**Information supplied:**
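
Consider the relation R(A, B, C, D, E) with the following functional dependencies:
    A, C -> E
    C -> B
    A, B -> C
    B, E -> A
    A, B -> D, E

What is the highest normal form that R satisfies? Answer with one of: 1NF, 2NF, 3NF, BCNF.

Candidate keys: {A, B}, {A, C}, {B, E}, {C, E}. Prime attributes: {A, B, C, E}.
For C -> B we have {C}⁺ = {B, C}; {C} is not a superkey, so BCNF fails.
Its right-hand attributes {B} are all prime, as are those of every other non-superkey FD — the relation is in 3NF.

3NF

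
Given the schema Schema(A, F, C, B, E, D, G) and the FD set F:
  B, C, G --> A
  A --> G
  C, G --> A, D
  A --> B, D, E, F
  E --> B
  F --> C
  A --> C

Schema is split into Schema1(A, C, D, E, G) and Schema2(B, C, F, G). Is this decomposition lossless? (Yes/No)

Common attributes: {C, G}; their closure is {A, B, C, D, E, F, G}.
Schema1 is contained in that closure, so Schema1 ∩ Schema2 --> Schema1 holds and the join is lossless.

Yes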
--
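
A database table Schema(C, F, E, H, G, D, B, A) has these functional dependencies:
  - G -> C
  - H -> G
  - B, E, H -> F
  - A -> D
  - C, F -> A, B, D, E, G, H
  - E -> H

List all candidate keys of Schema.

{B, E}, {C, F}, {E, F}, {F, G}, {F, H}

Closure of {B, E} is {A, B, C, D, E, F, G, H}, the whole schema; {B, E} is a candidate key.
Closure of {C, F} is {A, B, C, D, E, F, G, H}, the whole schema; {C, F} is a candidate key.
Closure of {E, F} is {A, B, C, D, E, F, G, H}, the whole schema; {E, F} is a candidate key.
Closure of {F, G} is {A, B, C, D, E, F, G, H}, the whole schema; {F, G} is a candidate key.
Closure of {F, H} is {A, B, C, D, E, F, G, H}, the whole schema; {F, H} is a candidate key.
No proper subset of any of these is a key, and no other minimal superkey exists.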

**Exercise objective:** Collect each line above holding the string "functional".

**Result of this exercise:**
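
Consider the relation R(A, B, C, D, E) with the following functional dependencies:
A database table Schema(C, F, E, H, G, D, B, A) has these functional dependencies: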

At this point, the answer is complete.